### Exercise directions
The only thing to send back is the number of lines below that hold the string "aims".

*** Block opens ***

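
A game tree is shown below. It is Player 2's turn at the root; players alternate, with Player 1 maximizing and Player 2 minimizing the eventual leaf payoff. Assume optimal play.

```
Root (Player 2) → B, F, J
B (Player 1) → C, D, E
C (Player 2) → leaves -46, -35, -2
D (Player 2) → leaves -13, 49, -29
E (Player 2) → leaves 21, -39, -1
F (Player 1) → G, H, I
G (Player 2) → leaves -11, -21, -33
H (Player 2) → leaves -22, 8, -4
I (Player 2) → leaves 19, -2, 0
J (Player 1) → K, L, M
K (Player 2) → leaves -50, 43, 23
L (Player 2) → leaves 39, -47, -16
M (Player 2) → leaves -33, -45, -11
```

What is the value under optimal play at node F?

G: min(-11, -21, -33) = -33
H: min(-22, 8, -4) = -22
I: min(19, -2, 0) = -2
F: max(-33, -22, -2) = -2

-2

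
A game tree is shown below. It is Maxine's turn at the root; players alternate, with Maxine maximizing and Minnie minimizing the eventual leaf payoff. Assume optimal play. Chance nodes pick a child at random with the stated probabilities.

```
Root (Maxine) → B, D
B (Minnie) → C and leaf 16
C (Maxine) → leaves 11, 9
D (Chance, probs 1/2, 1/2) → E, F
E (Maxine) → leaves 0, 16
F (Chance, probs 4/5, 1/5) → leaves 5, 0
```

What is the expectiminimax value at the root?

11

C (Maxine): max(11, 9) = 11
B (Minnie): min(11, 16) = 11
E (Maxine): max(0, 16) = 16
F (Chance): 4/5·5 + 1/5·0 = 4
D (Chance): 1/2·16 + 1/2·4 = 10
Root (Maxine): max(11, 10) = 11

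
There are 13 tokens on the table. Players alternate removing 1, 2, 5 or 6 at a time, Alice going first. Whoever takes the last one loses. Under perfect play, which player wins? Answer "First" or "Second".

Positions where the player to move wins (W) vs loses (L):
i:   0  1  2  3  4  5  6  7  8  9 10 11 12 13
     W  L  W  W  L  W  W  W  L  W  W  L  W  W
Position 13 is W, so the first player wins.

First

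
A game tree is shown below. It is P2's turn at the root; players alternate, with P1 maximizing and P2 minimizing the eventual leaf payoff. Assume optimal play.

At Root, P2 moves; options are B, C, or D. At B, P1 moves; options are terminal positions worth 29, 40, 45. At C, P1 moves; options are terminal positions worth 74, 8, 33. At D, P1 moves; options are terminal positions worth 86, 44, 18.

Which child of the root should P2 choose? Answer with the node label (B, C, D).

B (P1): max(29, 40, 45) = 45
C (P1): max(74, 8, 33) = 74
D (P1): max(86, 44, 18) = 86
Root (P2): min(45, 74, 86) = 45
P2 picks the child with the lowest value: B (value 45).

B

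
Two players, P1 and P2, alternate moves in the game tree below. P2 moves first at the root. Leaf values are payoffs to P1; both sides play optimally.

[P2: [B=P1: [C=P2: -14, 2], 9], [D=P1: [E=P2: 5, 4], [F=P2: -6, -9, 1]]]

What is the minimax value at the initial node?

4

C (P2): min(-14, 2) = -14
B (P1): max(-14, 9) = 9
E (P2): min(5, 4) = 4
F (P2): min(-6, -9, 1) = -9
D (P1): max(4, -9) = 4
Root (P2): min(9, 4) = 4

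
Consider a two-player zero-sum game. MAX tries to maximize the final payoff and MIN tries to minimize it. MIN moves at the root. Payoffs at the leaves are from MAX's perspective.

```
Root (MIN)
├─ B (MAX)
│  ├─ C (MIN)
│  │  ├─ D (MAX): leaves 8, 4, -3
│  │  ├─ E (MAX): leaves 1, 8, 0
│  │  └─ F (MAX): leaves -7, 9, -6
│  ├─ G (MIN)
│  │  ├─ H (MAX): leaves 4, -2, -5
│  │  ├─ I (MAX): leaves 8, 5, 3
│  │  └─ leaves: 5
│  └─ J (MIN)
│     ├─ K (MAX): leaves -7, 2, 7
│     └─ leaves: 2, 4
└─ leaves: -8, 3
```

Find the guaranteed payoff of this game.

-8

D (MAX): max(8, 4, -3) = 8
E (MAX): max(1, 8, 0) = 8
F (MAX): max(-7, 9, -6) = 9
C (MIN): min(8, 8, 9) = 8
H (MAX): max(4, -2, -5) = 4
I (MAX): max(8, 5, 3) = 8
G (MIN): min(4, 8, 5) = 4
K (MAX): max(-7, 2, 7) = 7
J (MIN): min(7, 2, 4) = 2
B (MAX): max(8, 4, 2) = 8
Root (MIN): min(8, -8, 3) = -8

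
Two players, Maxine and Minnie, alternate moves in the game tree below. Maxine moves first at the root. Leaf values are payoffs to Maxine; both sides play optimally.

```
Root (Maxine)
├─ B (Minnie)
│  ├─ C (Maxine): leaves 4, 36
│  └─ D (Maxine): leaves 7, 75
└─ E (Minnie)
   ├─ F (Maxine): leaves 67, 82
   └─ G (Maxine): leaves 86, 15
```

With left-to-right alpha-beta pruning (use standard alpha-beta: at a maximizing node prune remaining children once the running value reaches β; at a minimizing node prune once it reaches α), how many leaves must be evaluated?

7

C [α=-∞,β=+∞]: v=36
D [α=-∞,β=36]: v=75
B [α=-∞,β=+∞]: v=36
F [α=36,β=+∞]: v=82
G [α=36,β=82]: v=86 after child 1 ≥ β → β-cutoff, skip 1
E [α=36,β=+∞]: v=82
Root [α=-∞,β=+∞]: v=82
Leaves evaluated: 7 of 8.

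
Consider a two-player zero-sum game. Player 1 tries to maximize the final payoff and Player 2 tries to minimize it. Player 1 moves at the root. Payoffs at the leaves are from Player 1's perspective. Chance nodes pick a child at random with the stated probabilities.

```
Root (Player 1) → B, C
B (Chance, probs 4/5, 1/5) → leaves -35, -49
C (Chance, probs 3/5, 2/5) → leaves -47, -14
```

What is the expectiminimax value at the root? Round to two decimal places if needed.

B (Chance): 4/5·-35 + 1/5·-49 = -37.8
C (Chance): 3/5·-47 + 2/5·-14 = -33.8
Root (Player 1): max(-37.8, -33.8) = -33.8

-33.8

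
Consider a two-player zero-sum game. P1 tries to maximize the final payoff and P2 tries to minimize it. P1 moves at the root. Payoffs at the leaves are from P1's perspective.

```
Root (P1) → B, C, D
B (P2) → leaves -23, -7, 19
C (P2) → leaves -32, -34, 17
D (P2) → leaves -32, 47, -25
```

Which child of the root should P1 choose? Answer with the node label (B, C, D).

B

B (P2): min(-23, -7, 19) = -23
C (P2): min(-32, -34, 17) = -34
D (P2): min(-32, 47, -25) = -32
Root (P1): max(-23, -34, -32) = -23
P1 picks the child with the highest value: B (value -23).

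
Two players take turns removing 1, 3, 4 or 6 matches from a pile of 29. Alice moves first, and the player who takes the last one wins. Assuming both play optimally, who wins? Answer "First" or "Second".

First

Positions where the player to move wins (W) vs loses (L):
i:   0  1  2  3  4  5  6  7  8  9 10 11 12 13 14 15 16 17 18 19 20 21 22 23 24 25 26 27 28 29
     L  W  L  W  W  W  W  L  W  L  W  W  W  W  L  W  L  W  W  W  W  L  W  L  W  W  W  W  L  W
Position 29 is W, so the first player wins.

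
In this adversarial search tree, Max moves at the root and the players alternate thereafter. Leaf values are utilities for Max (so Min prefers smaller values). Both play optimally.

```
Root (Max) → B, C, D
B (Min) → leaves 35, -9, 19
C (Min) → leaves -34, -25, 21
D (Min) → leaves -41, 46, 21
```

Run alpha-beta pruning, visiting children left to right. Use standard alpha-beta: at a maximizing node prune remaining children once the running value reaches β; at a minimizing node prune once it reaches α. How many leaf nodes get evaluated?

B [α=-∞,β=+∞]: v=-9
C [α=-9,β=+∞]: v=-34 after child 1 ≤ α → α-cutoff, skip 2
D [α=-9,β=+∞]: v=-41 after child 1 ≤ α → α-cutoff, skip 2
Root [α=-∞,β=+∞]: v=-9
Leaves evaluated: 5 of 9.

5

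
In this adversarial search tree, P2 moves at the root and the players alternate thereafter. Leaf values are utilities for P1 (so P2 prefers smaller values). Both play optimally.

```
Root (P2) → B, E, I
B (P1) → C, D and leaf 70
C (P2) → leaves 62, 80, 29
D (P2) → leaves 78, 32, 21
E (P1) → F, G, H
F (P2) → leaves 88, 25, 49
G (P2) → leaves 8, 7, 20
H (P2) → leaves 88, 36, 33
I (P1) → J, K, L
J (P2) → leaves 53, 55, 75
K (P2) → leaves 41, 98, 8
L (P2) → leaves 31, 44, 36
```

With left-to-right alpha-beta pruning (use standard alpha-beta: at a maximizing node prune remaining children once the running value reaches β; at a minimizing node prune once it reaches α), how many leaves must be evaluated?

17

C [α=-∞,β=+∞]: v=29
D [α=29,β=+∞]: v=21
B [α=-∞,β=+∞]: v=70
F [α=-∞,β=70]: v=25
G [α=25,β=70]: v=8 after child 1 ≤ α → α-cutoff, skip 2
H [α=25,β=70]: v=33
E [α=-∞,β=70]: v=33
J [α=-∞,β=33]: v=53
I [α=-∞,β=33]: v=53 after child 1 ≥ β → β-cutoff, skip 2
Root [α=-∞,β=+∞]: v=33
Leaves evaluated: 17 of 25.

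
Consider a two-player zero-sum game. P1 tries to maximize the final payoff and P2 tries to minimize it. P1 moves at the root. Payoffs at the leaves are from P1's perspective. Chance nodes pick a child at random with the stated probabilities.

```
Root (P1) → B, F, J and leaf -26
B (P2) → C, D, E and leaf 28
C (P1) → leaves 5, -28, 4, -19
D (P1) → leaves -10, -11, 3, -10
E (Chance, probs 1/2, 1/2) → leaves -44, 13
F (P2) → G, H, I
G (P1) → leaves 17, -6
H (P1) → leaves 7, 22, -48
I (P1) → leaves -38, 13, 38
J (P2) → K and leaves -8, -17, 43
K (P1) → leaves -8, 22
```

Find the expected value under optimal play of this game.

17

C (P1): max(5, -28, 4, -19) = 5
D (P1): max(-10, -11, 3, -10) = 3
E (Chance): 1/2·-44 + 1/2·13 = -15.5
B (P2): min(5, 3, -15.5, 28) = -15.5
G (P1): max(17, -6) = 17
H (P1): max(7, 22, -48) = 22
I (P1): max(-38, 13, 38) = 38
F (P2): min(17, 22, 38) = 17
K (P1): max(-8, 22) = 22
J (P2): min(22, -8, -17, 43) = -17
Root (P1): max(-15.5, 17, -17, -26) = 17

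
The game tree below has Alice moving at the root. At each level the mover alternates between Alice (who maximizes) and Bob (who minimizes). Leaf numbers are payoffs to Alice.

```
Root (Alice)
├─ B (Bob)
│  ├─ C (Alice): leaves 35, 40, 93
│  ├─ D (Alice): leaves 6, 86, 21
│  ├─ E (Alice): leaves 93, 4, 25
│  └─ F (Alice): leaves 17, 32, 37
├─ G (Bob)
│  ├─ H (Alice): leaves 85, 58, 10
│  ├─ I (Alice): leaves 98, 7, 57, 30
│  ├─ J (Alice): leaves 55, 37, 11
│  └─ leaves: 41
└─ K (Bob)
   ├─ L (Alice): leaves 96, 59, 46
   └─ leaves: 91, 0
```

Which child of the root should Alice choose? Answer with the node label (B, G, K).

C (Alice): max(35, 40, 93) = 93
D (Alice): max(6, 86, 21) = 86
E (Alice): max(93, 4, 25) = 93
F (Alice): max(17, 32, 37) = 37
B (Bob): min(93, 86, 93, 37) = 37
H (Alice): max(85, 58, 10) = 85
I (Alice): max(98, 7, 57, 30) = 98
J (Alice): max(55, 37, 11) = 55
G (Bob): min(85, 98, 55, 41) = 41
L (Alice): max(96, 59, 46) = 96
K (Bob): min(96, 91, 0) = 0
Root (Alice): max(37, 41, 0) = 41
Alice picks the child with the highest value: G (value 41).

G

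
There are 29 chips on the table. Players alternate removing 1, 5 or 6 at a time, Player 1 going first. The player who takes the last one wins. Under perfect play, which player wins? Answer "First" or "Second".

First

W/L table (W = player to move can force a win):
i:   0  1  2  3  4  5  6  7  8  9 10 11 12 13 14 15 16 17 18 19 20 21 22 23 24 25 26 27 28 29
     L  W  L  W  L  W  W  W  W  W  W  L  W  L  W  L  W  W  W  W  W  W  L  W  L  W  L  W  W  W
Position 29 is W, so the first player wins.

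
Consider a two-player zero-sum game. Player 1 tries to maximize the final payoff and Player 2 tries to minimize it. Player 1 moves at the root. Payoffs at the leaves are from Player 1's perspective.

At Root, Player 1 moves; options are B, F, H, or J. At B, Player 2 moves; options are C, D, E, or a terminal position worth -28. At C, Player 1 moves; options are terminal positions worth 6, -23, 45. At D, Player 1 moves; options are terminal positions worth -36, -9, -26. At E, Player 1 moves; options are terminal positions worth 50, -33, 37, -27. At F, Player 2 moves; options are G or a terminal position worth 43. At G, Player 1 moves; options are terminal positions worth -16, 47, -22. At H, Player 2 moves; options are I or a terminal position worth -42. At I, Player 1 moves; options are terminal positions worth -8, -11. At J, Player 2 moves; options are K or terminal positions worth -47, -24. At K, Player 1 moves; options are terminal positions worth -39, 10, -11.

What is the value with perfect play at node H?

I: max(-8, -11) = -8
H: min(-8, -42) = -42

-42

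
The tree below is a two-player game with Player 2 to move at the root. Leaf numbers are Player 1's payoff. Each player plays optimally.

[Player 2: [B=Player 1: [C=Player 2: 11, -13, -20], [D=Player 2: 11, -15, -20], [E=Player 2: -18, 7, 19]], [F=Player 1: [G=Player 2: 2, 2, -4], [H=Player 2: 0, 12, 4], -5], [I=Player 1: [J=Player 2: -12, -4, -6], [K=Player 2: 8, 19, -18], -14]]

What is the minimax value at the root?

-18

C (Player 2): min(11, -13, -20) = -20
D (Player 2): min(11, -15, -20) = -20
E (Player 2): min(-18, 7, 19) = -18
B (Player 1): max(-20, -20, -18) = -18
G (Player 2): min(2, 2, -4) = -4
H (Player 2): min(0, 12, 4) = 0
F (Player 1): max(-4, 0, -5) = 0
J (Player 2): min(-12, -4, -6) = -12
K (Player 2): min(8, 19, -18) = -18
I (Player 1): max(-12, -18, -14) = -12
Root (Player 2): min(-18, 0, -12) = -18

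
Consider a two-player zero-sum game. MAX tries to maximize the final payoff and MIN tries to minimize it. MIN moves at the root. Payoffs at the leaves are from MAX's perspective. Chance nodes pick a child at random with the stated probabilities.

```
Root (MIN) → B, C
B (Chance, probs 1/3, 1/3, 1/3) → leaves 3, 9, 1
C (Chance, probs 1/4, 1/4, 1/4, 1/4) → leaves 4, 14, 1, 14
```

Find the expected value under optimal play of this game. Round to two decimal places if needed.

4.33

B (Chance): 1/3·3 + 1/3·9 + 1/3·1 = 4.33
C (Chance): 1/4·4 + 1/4·14 + 1/4·1 + 1/4·14 = 8.25
Root (MIN): min(4.33, 8.25) = 4.33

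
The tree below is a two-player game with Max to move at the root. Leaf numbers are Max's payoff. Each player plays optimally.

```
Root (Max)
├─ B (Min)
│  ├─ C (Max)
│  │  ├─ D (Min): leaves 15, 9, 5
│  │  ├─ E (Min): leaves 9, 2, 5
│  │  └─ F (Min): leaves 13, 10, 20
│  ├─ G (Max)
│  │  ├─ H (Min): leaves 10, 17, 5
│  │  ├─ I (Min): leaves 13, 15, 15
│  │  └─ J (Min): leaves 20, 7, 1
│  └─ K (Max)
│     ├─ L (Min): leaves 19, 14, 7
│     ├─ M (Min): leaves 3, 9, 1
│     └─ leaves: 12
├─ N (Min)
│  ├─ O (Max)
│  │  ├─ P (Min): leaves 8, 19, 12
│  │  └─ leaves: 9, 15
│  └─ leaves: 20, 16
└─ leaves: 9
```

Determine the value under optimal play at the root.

15

D (Min): min(15, 9, 5) = 5
E (Min): min(9, 2, 5) = 2
F (Min): min(13, 10, 20) = 10
C (Max): max(5, 2, 10) = 10
H (Min): min(10, 17, 5) = 5
I (Min): min(13, 15, 15) = 13
J (Min): min(20, 7, 1) = 1
G (Max): max(5, 13, 1) = 13
L (Min): min(19, 14, 7) = 7
M (Min): min(3, 9, 1) = 1
K (Max): max(7, 1, 12) = 12
B (Min): min(10, 13, 12) = 10
P (Min): min(8, 19, 12) = 8
O (Max): max(8, 9, 15) = 15
N (Min): min(15, 20, 16) = 15
Root (Max): max(10, 15, 9) = 15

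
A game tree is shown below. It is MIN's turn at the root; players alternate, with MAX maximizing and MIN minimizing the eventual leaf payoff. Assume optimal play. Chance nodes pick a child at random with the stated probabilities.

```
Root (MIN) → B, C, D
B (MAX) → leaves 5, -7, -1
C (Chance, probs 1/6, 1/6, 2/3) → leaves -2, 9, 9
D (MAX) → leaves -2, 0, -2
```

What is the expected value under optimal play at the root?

0

B (MAX): max(5, -7, -1) = 5
C (Chance): 1/6·-2 + 1/6·9 + 2/3·9 = 7.17
D (MAX): max(-2, 0, -2) = 0
Root (MIN): min(5, 7.17, 0) = 0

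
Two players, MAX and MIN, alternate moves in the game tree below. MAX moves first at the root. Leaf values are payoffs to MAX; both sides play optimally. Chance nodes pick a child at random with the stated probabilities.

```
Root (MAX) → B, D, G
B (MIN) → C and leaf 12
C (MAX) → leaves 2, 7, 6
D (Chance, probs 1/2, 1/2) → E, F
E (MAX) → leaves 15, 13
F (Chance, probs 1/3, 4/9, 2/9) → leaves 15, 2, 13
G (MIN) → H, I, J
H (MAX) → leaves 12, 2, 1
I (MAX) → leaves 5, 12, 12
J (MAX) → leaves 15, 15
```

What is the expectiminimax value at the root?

C (MAX): max(2, 7, 6) = 7
B (MIN): min(7, 12) = 7
E (MAX): max(15, 13) = 15
F (Chance): 1/3·15 + 4/9·2 + 2/9·13 = 8.78
D (Chance): 1/2·15 + 1/2·8.78 = 11.89
H (MAX): max(12, 2, 1) = 12
I (MAX): max(5, 12, 12) = 12
J (MAX): max(15, 15) = 15
G (MIN): min(12, 12, 15) = 12
Root (MAX): max(7, 11.89, 12) = 12

12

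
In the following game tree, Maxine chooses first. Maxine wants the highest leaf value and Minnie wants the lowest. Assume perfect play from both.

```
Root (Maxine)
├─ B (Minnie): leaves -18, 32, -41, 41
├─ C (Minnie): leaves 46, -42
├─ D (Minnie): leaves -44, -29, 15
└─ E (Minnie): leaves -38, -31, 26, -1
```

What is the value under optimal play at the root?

-38

B (Minnie): min(-18, 32, -41, 41) = -41
C (Minnie): min(46, -42) = -42
D (Minnie): min(-44, -29, 15) = -44
E (Minnie): min(-38, -31, 26, -1) = -38
Root (Maxine): max(-41, -42, -44, -38) = -38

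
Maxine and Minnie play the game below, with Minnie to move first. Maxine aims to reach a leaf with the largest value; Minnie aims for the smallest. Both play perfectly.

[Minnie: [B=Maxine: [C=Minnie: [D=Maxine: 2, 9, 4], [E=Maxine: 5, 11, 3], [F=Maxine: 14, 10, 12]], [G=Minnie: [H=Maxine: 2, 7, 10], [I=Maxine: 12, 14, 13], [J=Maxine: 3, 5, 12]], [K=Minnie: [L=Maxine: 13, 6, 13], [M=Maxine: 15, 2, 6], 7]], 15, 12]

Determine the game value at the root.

D (Maxine): max(2, 9, 4) = 9
E (Maxine): max(5, 11, 3) = 11
F (Maxine): max(14, 10, 12) = 14
C (Minnie): min(9, 11, 14) = 9
H (Maxine): max(2, 7, 10) = 10
I (Maxine): max(12, 14, 13) = 14
J (Maxine): max(3, 5, 12) = 12
G (Minnie): min(10, 14, 12) = 10
L (Maxine): max(13, 6, 13) = 13
M (Maxine): max(15, 2, 6) = 15
K (Minnie): min(13, 15, 7) = 7
B (Maxine): max(9, 10, 7) = 10
Root (Minnie): min(10, 15, 12) = 10

10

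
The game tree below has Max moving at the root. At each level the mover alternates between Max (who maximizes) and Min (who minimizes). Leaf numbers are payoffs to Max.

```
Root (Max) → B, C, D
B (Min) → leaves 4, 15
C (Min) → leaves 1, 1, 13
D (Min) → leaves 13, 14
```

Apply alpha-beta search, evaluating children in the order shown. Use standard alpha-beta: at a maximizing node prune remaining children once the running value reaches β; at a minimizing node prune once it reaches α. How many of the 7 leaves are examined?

B [α=-∞,β=+∞]: v=4
C [α=4,β=+∞]: v=1 after child 1 ≤ α → α-cutoff, skip 2
D [α=4,β=+∞]: v=13
Root [α=-∞,β=+∞]: v=13
Leaves evaluated: 5 of 7.

5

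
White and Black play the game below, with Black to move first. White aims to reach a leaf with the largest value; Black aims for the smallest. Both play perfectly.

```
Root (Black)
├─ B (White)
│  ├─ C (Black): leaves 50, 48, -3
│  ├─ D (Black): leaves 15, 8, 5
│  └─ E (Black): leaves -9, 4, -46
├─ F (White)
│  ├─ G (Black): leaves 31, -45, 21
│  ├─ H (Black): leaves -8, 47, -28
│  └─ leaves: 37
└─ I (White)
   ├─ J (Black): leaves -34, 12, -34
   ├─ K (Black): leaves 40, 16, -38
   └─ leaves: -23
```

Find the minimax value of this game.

-23

C (Black): min(50, 48, -3) = -3
D (Black): min(15, 8, 5) = 5
E (Black): min(-9, 4, -46) = -46
B (White): max(-3, 5, -46) = 5
G (Black): min(31, -45, 21) = -45
H (Black): min(-8, 47, -28) = -28
F (White): max(-45, -28, 37) = 37
J (Black): min(-34, 12, -34) = -34
K (Black): min(40, 16, -38) = -38
I (White): max(-34, -38, -23) = -23
Root (Black): min(5, 37, -23) = -23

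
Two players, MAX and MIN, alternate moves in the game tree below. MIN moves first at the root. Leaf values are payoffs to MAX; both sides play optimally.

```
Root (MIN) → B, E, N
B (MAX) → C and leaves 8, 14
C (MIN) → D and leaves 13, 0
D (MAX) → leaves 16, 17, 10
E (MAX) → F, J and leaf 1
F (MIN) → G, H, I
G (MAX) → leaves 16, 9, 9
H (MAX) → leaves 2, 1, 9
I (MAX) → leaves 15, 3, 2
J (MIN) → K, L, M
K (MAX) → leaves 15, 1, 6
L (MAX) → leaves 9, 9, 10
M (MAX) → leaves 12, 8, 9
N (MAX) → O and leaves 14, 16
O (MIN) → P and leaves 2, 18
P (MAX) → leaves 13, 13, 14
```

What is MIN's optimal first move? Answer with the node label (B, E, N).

E

D (MAX): max(16, 17, 10) = 17
C (MIN): min(17, 13, 0) = 0
B (MAX): max(0, 8, 14) = 14
G (MAX): max(16, 9, 9) = 16
H (MAX): max(2, 1, 9) = 9
I (MAX): max(15, 3, 2) = 15
F (MIN): min(16, 9, 15) = 9
K (MAX): max(15, 1, 6) = 15
L (MAX): max(9, 9, 10) = 10
M (MAX): max(12, 8, 9) = 12
J (MIN): min(15, 10, 12) = 10
E (MAX): max(9, 10, 1) = 10
P (MAX): max(13, 13, 14) = 14
O (MIN): min(14, 2, 18) = 2
N (MAX): max(2, 14, 16) = 16
Root (MIN): min(14, 10, 16) = 10
MIN picks the child with the lowest value: E (value 10).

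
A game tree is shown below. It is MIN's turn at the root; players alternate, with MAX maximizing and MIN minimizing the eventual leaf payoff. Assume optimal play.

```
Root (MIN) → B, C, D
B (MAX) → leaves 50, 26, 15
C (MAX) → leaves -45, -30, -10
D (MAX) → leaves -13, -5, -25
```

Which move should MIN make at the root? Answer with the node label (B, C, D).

B (MAX): max(50, 26, 15) = 50
C (MAX): max(-45, -30, -10) = -10
D (MAX): max(-13, -5, -25) = -5
Root (MIN): min(50, -10, -5) = -10
MIN picks the child with the lowest value: C (value -10).

C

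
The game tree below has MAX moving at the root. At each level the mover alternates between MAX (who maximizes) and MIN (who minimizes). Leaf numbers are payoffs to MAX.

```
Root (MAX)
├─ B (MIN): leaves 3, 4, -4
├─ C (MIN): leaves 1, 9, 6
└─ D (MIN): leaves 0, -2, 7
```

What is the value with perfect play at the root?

1

B (MIN): min(3, 4, -4) = -4
C (MIN): min(1, 9, 6) = 1
D (MIN): min(0, -2, 7) = -2
Root (MAX): max(-4, 1, -2) = 1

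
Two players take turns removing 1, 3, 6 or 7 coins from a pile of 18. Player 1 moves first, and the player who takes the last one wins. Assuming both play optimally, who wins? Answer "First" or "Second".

First

Positions where the player to move wins (W) vs loses (L):
i:   0  1  2  3  4  5  6  7  8  9 10 11 12 13 14 15 16 17 18
     L  W  L  W  L  W  W  W  W  W  W  W  L  W  L  W  L  W  W
Position 18 is W, so the first player wins.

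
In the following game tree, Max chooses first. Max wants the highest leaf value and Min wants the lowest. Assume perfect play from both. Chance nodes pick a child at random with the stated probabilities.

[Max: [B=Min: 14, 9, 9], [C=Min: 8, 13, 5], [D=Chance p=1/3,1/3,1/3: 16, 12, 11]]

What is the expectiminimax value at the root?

B (Min): min(14, 9, 9) = 9
C (Min): min(8, 13, 5) = 5
D (Chance): 1/3·16 + 1/3·12 + 1/3·11 = 13
Root (Max): max(9, 5, 13) = 13

13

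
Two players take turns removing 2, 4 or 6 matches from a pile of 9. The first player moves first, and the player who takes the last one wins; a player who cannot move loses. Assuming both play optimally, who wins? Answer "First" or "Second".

Second

Positions where the player to move wins (W) vs loses (L):
i:   0  1  2  3  4  5  6  7  8  9
     L  L  W  W  W  W  W  W  L  L
Position 9 is L, so the second player wins.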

*** Block closes ***

### Solution
2